- _Task item_: Find the line with "(-1.51*v^2 - 2.38*v" in the data below, then restate it and all remaining lines exactly, adding nothing.

(Collected data entries)
*** Begin section ***
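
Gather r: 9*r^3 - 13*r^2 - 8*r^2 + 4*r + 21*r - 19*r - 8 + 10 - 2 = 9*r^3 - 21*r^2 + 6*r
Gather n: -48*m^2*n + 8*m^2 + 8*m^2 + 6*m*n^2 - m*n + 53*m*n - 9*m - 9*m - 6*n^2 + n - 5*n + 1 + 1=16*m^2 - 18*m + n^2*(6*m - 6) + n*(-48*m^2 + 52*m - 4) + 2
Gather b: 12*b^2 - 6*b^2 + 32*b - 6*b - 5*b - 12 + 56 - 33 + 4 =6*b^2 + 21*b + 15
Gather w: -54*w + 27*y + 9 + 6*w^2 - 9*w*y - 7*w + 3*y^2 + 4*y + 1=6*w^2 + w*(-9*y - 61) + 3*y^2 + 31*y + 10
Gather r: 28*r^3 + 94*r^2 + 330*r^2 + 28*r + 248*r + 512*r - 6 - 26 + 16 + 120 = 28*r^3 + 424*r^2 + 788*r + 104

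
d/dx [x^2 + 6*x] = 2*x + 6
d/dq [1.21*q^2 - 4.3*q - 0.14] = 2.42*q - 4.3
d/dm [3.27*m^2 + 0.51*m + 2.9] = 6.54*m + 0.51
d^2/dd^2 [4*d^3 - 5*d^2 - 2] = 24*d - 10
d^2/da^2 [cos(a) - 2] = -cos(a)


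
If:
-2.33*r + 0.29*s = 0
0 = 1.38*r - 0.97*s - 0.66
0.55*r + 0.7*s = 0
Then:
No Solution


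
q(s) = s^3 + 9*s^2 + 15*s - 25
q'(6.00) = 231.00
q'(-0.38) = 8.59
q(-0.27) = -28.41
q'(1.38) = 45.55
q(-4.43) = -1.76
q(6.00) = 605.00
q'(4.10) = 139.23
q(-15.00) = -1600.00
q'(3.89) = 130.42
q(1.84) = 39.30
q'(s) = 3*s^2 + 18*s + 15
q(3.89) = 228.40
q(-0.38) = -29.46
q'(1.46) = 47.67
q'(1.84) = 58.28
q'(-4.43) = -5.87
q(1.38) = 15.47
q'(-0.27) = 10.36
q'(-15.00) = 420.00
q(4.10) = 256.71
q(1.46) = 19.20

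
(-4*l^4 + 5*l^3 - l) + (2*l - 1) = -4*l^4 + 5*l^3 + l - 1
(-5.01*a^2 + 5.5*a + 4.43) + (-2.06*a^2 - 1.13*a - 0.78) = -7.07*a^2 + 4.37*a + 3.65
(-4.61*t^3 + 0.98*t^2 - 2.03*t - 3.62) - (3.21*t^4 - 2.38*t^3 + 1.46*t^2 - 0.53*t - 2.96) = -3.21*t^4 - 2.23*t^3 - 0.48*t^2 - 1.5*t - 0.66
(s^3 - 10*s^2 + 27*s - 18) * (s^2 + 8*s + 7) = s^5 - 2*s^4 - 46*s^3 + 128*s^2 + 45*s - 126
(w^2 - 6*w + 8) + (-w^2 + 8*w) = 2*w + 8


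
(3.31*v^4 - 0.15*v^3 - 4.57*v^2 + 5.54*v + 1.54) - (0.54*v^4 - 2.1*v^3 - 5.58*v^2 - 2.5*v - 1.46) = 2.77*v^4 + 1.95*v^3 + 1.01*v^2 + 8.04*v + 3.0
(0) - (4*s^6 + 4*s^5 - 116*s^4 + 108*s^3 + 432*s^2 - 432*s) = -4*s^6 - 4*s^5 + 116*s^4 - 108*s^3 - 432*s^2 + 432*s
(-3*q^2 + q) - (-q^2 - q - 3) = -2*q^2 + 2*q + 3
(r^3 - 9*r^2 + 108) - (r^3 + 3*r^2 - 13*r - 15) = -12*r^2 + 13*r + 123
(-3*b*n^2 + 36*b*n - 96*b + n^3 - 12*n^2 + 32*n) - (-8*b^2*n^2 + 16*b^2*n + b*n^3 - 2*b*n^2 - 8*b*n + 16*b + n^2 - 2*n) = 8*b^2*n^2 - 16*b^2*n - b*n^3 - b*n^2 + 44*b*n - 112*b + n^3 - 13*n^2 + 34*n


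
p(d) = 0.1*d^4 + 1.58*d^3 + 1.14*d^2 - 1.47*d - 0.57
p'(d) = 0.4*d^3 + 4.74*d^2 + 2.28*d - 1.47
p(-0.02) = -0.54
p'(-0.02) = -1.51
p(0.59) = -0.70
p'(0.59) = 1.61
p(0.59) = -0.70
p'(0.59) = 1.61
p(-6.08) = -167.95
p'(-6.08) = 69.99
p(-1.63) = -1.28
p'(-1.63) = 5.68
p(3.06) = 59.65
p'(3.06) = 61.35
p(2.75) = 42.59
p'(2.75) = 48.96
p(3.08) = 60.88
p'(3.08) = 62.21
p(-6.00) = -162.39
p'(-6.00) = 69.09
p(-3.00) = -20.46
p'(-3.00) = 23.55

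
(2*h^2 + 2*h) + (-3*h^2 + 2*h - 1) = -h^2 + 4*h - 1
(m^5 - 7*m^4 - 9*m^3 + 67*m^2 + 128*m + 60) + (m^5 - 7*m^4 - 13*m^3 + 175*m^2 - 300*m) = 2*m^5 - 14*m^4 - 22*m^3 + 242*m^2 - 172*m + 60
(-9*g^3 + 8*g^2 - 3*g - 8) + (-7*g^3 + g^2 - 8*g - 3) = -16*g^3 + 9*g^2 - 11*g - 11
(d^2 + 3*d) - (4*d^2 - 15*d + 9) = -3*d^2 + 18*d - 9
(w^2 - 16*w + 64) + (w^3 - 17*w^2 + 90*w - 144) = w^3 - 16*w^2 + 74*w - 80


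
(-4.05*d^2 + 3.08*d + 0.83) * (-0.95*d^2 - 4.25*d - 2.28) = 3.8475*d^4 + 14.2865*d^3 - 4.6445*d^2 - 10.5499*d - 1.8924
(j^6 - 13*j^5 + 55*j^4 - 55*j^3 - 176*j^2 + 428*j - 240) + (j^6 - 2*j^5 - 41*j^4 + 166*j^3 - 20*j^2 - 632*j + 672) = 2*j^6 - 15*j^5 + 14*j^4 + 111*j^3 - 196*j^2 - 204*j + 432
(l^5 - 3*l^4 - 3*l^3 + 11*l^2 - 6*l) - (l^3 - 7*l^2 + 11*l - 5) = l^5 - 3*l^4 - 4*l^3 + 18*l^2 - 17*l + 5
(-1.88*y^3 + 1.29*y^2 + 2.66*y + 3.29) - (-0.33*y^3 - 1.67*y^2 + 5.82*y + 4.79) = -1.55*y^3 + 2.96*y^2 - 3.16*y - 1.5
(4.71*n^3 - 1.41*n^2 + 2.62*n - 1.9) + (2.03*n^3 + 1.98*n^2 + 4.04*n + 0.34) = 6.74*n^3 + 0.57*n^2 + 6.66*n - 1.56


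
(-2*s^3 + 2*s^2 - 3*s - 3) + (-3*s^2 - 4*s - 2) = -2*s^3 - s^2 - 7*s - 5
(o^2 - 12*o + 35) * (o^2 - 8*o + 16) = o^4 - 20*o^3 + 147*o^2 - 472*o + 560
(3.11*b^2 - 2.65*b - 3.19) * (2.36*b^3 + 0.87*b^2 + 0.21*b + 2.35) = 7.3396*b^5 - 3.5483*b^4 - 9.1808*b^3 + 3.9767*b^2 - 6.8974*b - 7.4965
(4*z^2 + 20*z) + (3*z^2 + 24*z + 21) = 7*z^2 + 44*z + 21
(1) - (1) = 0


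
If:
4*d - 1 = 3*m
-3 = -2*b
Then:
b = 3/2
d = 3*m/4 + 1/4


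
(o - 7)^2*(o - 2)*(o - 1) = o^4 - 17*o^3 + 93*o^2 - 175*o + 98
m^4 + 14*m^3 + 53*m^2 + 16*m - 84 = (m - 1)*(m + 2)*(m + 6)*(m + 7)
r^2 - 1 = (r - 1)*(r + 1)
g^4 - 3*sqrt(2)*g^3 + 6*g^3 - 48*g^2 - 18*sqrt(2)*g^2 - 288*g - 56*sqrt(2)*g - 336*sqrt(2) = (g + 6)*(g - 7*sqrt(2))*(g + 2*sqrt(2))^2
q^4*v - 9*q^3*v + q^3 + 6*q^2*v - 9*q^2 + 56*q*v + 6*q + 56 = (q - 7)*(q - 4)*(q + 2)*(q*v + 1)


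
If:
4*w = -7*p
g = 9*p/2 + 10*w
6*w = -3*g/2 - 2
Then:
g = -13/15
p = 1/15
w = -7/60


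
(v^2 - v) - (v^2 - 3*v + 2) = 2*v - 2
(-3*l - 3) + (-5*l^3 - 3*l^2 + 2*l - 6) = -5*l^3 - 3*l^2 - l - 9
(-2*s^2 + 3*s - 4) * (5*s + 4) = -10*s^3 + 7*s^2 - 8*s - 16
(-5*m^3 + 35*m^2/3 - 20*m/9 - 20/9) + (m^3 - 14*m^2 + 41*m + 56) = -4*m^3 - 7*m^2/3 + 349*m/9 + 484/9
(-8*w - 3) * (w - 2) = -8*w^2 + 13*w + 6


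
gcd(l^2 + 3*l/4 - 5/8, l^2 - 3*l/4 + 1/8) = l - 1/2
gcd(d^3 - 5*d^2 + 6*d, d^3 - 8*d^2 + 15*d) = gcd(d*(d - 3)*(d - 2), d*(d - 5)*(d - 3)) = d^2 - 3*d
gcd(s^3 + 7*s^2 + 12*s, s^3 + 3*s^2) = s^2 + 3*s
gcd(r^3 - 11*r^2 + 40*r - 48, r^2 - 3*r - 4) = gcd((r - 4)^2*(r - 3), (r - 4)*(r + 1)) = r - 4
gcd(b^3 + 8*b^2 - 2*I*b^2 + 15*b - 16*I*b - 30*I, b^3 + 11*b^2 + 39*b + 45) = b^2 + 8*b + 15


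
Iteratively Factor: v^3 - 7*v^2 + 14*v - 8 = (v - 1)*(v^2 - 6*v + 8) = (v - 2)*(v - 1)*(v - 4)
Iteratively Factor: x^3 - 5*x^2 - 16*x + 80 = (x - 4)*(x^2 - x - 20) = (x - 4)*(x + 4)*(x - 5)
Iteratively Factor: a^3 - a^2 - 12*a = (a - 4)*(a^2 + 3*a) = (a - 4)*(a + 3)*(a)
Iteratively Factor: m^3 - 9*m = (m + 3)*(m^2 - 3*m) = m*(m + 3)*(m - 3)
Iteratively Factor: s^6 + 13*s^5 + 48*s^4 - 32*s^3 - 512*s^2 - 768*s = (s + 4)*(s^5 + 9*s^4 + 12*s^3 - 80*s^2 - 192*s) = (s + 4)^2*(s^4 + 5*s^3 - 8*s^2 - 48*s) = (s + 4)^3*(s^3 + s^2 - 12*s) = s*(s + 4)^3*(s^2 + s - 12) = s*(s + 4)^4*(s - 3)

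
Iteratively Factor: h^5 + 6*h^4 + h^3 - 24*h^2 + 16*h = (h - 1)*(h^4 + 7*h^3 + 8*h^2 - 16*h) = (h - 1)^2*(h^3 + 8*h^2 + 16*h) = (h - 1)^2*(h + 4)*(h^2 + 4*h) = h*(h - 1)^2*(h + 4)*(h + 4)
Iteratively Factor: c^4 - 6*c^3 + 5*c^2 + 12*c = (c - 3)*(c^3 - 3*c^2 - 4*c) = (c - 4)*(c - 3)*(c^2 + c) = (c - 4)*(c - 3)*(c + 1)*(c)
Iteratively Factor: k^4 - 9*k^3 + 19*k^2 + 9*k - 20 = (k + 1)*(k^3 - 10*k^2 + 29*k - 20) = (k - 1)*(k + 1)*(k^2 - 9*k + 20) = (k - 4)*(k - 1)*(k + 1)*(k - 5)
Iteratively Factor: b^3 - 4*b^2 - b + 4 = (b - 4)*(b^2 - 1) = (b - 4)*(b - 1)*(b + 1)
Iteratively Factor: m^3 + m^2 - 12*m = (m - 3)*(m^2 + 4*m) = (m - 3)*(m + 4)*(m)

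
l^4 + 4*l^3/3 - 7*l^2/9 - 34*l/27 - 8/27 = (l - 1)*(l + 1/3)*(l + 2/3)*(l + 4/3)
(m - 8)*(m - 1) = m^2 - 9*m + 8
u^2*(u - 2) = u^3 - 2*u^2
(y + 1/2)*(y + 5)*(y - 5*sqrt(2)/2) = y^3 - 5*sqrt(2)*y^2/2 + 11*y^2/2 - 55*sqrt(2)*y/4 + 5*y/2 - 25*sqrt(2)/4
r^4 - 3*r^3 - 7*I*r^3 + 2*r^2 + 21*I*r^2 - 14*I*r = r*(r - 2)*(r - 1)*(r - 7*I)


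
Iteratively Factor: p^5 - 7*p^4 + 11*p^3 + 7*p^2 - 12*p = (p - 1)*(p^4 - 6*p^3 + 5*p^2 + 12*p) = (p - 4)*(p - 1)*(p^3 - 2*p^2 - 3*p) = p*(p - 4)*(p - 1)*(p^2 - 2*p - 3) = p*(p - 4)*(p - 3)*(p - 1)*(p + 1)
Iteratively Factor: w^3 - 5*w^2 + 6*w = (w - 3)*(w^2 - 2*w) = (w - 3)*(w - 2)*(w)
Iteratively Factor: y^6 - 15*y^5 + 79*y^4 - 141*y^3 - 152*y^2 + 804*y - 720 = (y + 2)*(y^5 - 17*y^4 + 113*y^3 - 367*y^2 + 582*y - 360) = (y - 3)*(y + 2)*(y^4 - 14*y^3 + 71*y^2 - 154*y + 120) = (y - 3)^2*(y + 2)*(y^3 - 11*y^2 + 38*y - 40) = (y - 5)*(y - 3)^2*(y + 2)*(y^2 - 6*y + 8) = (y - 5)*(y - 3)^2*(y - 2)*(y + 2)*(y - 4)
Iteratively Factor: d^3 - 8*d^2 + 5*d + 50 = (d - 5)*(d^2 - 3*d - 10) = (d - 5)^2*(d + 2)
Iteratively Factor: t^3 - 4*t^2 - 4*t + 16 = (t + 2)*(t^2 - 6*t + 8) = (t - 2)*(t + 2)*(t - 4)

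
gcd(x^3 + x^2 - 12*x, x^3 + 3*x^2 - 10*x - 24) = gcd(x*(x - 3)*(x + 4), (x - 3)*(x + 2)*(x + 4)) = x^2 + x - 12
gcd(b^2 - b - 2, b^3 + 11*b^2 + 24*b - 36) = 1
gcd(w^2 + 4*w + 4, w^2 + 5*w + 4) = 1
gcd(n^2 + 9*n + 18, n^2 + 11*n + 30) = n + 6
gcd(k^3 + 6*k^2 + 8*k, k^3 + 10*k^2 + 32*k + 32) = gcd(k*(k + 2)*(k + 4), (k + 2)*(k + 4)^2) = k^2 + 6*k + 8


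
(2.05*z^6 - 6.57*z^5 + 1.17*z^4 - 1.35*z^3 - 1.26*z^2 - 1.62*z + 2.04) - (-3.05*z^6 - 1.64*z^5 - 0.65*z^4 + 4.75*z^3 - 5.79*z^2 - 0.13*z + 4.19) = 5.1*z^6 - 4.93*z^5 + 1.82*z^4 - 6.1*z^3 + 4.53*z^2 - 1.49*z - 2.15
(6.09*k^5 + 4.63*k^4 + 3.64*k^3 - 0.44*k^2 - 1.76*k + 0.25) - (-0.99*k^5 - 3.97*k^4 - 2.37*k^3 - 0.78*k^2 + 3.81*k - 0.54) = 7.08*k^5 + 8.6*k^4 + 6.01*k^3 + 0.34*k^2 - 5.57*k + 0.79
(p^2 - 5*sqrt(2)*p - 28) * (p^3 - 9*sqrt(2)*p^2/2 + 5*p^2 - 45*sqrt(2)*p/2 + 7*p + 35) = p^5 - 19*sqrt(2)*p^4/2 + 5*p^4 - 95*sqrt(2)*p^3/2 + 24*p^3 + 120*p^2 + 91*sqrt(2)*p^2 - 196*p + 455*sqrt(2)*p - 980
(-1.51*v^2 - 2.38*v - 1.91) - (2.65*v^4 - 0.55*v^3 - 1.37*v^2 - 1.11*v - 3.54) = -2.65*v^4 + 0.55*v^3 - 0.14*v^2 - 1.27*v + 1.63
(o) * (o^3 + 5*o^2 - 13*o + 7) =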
*** End section ***
- _Task answer_:
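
(-1.51*v^2 - 2.38*v - 1.91) - (2.65*v^4 - 0.55*v^3 - 1.37*v^2 - 1.11*v - 3.54) = -2.65*v^4 + 0.55*v^3 - 0.14*v^2 - 1.27*v + 1.63
(o) * (o^3 + 5*o^2 - 13*o + 7) =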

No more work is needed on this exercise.